What you have to do = When you write the records again, keep every line exactly as it was.

Information given =
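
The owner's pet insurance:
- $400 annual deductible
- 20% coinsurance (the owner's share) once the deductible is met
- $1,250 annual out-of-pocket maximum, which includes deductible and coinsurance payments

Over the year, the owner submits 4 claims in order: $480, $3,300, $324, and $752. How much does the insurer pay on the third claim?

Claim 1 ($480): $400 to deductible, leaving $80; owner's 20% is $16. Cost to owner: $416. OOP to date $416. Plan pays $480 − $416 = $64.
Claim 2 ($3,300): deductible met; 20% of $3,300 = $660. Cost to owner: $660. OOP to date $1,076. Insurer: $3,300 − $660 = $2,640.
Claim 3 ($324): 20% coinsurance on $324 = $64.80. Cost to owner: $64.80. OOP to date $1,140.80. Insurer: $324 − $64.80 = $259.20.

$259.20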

Reply =
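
The owner's pet insurance:
- $400 annual deductible
- 20% coinsurance (the owner's share) once the deductible is met
- $1,250 annual out-of-pocket maximum, which includes deductible and coinsurance payments

Over the year, the owner submits 4 claims in order: $480, $3,300, $324, and $752. How much does the insurer pay on the third claim?

Claim 1 ($480): $400 to deductible, leaving $80; owner's 20% is $16. Cost to owner: $416. OOP to date $416. Plan pays $480 − $416 = $64.
Claim 2 ($3,300): deductible met; 20% of $3,300 = $660. Cost to owner: $660. OOP to date $1,076. Insurer: $3,300 − $660 = $2,640.
Claim 3 ($324): 20% coinsurance on $324 = $64.80. Cost to owner: $64.80. OOP to date $1,140.80. Insurer: $324 − $64.80 = $259.20.

$259.20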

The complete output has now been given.